__WHAT THIS TASK INVOLVES__: Extract all lines in the data that contain the word "with".

*** Opening of DATA TO PROCESS ***

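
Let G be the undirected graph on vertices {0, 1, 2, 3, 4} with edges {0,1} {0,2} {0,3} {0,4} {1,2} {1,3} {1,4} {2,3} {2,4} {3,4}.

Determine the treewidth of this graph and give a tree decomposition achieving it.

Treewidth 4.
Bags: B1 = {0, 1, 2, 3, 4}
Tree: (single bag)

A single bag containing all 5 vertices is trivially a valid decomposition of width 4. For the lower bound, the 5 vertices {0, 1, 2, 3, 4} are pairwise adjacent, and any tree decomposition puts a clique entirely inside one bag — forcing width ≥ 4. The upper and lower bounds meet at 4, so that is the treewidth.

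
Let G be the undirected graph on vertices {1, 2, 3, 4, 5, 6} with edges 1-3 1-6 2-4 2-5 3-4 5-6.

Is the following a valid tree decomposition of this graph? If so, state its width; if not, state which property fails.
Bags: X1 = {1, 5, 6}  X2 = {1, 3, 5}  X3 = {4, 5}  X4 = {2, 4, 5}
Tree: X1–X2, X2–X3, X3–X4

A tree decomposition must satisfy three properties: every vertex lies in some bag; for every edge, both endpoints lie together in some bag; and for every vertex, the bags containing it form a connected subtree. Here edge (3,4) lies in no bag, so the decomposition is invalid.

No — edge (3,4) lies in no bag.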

*** Close of DATA TO PROCESS ***
*** Opening of DATA TO PROCESS ***

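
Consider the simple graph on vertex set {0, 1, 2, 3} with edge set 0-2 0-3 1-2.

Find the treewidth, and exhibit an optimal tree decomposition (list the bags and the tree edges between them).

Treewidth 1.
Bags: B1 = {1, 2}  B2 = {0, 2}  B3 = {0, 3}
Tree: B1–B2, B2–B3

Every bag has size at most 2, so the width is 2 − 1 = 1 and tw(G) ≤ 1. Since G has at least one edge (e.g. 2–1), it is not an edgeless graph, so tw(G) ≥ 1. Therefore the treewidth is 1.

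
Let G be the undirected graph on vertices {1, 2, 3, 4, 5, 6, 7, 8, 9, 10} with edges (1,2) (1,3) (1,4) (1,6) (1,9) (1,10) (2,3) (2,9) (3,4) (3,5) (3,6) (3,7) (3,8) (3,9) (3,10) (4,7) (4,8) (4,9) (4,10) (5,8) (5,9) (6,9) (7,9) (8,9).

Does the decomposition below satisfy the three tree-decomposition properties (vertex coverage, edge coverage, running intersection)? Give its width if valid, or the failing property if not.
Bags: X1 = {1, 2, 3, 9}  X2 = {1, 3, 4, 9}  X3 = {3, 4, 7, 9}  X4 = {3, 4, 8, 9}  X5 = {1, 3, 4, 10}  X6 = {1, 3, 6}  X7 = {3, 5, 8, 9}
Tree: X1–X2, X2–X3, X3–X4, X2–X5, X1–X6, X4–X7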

*** Close of DATA TO PROCESS ***
*** Opening of DATA TO PROCESS ***

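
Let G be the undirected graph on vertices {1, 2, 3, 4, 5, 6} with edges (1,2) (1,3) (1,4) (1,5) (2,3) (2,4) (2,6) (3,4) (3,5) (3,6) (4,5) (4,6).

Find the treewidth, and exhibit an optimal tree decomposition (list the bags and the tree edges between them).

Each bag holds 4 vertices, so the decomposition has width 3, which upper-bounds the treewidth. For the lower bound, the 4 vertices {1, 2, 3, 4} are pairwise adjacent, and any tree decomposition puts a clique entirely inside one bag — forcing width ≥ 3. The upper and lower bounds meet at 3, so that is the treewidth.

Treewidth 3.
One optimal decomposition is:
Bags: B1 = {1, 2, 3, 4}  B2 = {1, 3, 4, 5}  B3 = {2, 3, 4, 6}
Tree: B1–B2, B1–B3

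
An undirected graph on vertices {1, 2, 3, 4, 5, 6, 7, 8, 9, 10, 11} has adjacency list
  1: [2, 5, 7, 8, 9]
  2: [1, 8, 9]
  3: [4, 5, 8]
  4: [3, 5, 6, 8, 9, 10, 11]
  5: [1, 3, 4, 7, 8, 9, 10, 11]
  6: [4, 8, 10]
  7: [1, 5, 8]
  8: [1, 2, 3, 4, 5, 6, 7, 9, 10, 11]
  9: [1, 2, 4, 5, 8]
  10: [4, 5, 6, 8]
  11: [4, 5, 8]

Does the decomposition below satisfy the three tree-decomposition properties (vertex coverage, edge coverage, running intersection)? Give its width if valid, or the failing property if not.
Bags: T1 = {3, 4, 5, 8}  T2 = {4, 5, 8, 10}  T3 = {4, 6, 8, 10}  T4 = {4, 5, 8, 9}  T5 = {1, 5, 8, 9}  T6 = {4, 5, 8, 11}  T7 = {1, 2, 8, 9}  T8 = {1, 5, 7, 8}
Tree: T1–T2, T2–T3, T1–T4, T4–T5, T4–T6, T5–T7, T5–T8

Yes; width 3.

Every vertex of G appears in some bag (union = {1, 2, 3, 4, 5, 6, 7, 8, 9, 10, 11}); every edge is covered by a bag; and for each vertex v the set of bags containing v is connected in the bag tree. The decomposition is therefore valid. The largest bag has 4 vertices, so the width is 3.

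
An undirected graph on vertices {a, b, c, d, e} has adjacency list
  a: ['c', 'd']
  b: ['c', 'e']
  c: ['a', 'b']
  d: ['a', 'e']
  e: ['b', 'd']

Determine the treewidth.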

*** Close of DATA TO PROCESS ***

__EXERCISE RESULT__:
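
Let G be the undirected graph on vertices {0, 1, 2, 3, 4} with edges {0,1} {0,2} {0,3} {0,4} {1,2} {1,3} {1,4} {2,3} {2,4} {3,4}.
Let G be the undirected graph on vertices {1, 2, 3, 4, 5, 6} with edges 1-3 1-6 2-4 2-5 3-4 5-6.
Consider the simple graph on vertex set {0, 1, 2, 3} with edge set 0-2 0-3 1-2.
Let G be the undirected graph on vertices {1, 2, 3, 4, 5, 6, 7, 8, 9, 10} with edges (1,2) (1,3) (1,4) (1,6) (1,9) (1,10) (2,3) (2,9) (3,4) (3,5) (3,6) (3,7) (3,8) (3,9) (3,10) (4,7) (4,8) (4,9) (4,10) (5,8) (5,9) (6,9) (7,9) (8,9).
Let G be the undirected graph on vertices {1, 2, 3, 4, 5, 6} with edges (1,2) (1,3) (1,4) (1,5) (2,3) (2,4) (2,6) (3,4) (3,5) (3,6) (4,5) (4,6).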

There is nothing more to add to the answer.